Collected data:
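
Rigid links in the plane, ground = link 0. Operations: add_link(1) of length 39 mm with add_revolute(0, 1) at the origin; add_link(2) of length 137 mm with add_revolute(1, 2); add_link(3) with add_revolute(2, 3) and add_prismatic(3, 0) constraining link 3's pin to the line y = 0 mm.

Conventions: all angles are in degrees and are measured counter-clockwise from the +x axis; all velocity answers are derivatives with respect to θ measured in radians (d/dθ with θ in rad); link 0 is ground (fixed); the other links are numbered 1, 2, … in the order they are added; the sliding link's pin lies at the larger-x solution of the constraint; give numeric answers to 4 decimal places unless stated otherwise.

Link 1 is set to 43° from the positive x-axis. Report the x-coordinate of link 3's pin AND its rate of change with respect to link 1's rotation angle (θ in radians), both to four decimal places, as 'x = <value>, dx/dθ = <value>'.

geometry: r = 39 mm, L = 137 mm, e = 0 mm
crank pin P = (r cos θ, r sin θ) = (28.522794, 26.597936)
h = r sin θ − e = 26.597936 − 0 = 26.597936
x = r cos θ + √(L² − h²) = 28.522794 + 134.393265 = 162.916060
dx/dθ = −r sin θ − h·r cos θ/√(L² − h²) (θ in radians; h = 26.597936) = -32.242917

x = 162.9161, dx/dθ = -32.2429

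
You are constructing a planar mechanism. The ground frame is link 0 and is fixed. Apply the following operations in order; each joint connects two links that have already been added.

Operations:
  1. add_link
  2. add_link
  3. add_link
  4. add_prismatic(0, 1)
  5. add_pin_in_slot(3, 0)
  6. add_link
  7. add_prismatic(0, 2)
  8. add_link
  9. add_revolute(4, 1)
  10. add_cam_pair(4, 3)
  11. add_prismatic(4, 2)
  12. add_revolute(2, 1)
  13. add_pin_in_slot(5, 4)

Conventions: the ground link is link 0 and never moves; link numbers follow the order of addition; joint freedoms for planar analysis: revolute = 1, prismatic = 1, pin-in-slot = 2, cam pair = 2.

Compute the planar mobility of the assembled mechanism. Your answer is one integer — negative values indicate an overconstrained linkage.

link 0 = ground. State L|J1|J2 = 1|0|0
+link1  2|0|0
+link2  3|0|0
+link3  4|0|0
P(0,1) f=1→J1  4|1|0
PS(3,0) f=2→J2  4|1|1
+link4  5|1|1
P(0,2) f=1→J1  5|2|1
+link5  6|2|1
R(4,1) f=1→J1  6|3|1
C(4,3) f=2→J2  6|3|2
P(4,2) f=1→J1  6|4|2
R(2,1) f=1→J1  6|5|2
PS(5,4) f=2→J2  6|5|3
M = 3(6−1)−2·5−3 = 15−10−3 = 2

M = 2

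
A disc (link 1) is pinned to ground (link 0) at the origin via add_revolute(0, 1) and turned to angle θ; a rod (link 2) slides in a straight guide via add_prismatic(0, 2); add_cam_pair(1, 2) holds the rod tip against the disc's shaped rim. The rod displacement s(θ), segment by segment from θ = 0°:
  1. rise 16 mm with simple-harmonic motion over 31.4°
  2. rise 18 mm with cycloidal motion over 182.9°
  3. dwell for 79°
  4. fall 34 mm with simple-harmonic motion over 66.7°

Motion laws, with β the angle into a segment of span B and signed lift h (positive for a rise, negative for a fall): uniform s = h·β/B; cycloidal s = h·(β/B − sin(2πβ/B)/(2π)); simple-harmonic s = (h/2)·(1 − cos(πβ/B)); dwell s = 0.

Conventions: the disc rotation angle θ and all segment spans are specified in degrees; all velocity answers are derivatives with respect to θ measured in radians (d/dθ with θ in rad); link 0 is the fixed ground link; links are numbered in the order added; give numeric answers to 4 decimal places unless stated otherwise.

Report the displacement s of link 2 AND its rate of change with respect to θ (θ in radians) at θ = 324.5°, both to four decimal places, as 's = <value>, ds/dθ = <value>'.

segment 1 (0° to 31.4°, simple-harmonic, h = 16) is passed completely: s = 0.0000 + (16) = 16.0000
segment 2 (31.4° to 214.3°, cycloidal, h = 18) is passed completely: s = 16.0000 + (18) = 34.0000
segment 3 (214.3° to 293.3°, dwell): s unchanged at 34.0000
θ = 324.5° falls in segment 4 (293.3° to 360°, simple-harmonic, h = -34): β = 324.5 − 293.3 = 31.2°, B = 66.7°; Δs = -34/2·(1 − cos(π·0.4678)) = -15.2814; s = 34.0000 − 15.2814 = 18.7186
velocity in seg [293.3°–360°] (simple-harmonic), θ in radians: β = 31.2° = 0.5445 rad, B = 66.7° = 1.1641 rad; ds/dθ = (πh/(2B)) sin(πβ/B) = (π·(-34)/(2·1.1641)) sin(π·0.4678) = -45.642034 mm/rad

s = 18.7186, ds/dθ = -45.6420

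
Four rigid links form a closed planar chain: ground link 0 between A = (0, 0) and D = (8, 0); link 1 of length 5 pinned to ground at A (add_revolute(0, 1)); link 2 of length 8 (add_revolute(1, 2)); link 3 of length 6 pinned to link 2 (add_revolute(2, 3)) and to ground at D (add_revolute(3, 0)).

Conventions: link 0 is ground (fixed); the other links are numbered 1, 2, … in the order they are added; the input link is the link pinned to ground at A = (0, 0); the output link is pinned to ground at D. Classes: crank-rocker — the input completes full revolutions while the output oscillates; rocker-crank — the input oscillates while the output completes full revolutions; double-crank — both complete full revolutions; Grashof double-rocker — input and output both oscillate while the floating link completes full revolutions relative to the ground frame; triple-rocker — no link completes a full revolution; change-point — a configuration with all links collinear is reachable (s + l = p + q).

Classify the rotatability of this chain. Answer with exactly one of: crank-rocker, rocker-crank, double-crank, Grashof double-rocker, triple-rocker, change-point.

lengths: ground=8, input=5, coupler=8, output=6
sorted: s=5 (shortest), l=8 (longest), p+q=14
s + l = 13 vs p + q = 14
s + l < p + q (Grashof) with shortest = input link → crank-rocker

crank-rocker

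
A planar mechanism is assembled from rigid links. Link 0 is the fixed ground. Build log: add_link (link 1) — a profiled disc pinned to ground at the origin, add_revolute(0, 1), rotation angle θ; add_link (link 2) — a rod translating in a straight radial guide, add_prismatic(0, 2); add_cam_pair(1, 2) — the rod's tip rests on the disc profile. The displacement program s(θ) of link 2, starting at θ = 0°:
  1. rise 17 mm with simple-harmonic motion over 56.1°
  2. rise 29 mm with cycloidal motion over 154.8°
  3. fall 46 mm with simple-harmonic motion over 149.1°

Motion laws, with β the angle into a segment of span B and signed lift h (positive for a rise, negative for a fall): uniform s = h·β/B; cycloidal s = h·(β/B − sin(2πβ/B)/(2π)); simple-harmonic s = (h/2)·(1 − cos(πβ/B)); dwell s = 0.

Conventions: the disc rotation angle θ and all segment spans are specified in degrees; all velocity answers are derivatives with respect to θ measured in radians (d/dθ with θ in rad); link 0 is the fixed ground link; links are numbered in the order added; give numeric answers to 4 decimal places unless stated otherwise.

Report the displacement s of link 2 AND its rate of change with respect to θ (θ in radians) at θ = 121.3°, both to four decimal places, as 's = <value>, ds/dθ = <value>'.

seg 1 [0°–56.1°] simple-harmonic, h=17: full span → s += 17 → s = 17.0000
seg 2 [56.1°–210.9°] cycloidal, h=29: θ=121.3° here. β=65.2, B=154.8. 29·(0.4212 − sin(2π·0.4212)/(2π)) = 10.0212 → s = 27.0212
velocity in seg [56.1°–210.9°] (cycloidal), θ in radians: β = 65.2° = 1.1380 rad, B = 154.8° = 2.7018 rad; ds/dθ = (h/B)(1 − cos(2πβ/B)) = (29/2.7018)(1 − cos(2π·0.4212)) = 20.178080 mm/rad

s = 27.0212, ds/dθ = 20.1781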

### To do
All lines from the opening of the records through the line where "Conventions: all angles" occurs are to be output verbatim. No other line belongs in the answer.

### Response to this task
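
Rigid links in the plane, ground = link 0. Operations: add_link(1) of length 39 mm with add_revolute(0, 1) at the origin; add_link(2) of length 137 mm with add_revolute(1, 2); add_link(3) with add_revolute(2, 3) and add_prismatic(3, 0) constraining link 3's pin to the line y = 0 mm.

Conventions: all angles are in degrees and are measured counter-clockwise from the +x axis; all velocity answers are derivatives with respect to θ measured in radians (d/dθ with θ in rad); link 0 is ground (fixed); the other links are numbered 1, 2, … in the order they are added; the sliding link's pin lies at the larger-x solution of the constraint; give numeric answers to 4 decimal places unless stated otherwise.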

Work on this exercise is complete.